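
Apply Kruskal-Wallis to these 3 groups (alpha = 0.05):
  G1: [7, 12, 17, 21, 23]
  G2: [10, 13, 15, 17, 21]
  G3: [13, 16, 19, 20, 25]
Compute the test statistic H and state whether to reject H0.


Step 1: Combine all N = 15 observations and assign midranks.
sorted (value, group, rank): (7,G1,1), (10,G2,2), (12,G1,3), (13,G2,4.5), (13,G3,4.5), (15,G2,6), (16,G3,7), (17,G1,8.5), (17,G2,8.5), (19,G3,10), (20,G3,11), (21,G1,12.5), (21,G2,12.5), (23,G1,14), (25,G3,15)
Step 2: Sum ranks within each group.
R_1 = 39 (n_1 = 5)
R_2 = 33.5 (n_2 = 5)
R_3 = 47.5 (n_3 = 5)
Step 3: H = 12/(N(N+1)) * sum(R_i^2/n_i) - 3(N+1)
     = 12/(15*16) * (39^2/5 + 33.5^2/5 + 47.5^2/5) - 3*16
     = 0.050000 * 979.9 - 48
     = 0.995000.
Step 4: Ties present; correction factor C = 1 - 18/(15^3 - 15) = 0.994643. Corrected H = 0.995000 / 0.994643 = 1.000359.
Step 5: Under H0, H ~ chi^2(2); p-value = 0.606422.
Step 6: alpha = 0.05. fail to reject H0.

H = 1.0004, df = 2, p = 0.606422, fail to reject H0.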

○ ○ ○ ○ ○ ○ ○

▶ _Requirement_
Once the records have been read, print them all again exactly.

▶ _Solution to this exercise_
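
Apply Kruskal-Wallis to these 3 groups (alpha = 0.05):
  G1: [7, 12, 17, 21, 23]
  G2: [10, 13, 15, 17, 21]
  G3: [13, 16, 19, 20, 25]
Compute the test statistic H and state whether to reject H0.


Step 1: Combine all N = 15 observations and assign midranks.
sorted (value, group, rank): (7,G1,1), (10,G2,2), (12,G1,3), (13,G2,4.5), (13,G3,4.5), (15,G2,6), (16,G3,7), (17,G1,8.5), (17,G2,8.5), (19,G3,10), (20,G3,11), (21,G1,12.5), (21,G2,12.5), (23,G1,14), (25,G3,15)
Step 2: Sum ranks within each group.
R_1 = 39 (n_1 = 5)
R_2 = 33.5 (n_2 = 5)
R_3 = 47.5 (n_3 = 5)
Step 3: H = 12/(N(N+1)) * sum(R_i^2/n_i) - 3(N+1)
     = 12/(15*16) * (39^2/5 + 33.5^2/5 + 47.5^2/5) - 3*16
     = 0.050000 * 979.9 - 48
     = 0.995000.
Step 4: Ties present; correction factor C = 1 - 18/(15^3 - 15) = 0.994643. Corrected H = 0.995000 / 0.994643 = 1.000359.
Step 5: Under H0, H ~ chi^2(2); p-value = 0.606422.
Step 6: alpha = 0.05. fail to reject H0.

H = 1.0004, df = 2, p = 0.606422, fail to reject H0.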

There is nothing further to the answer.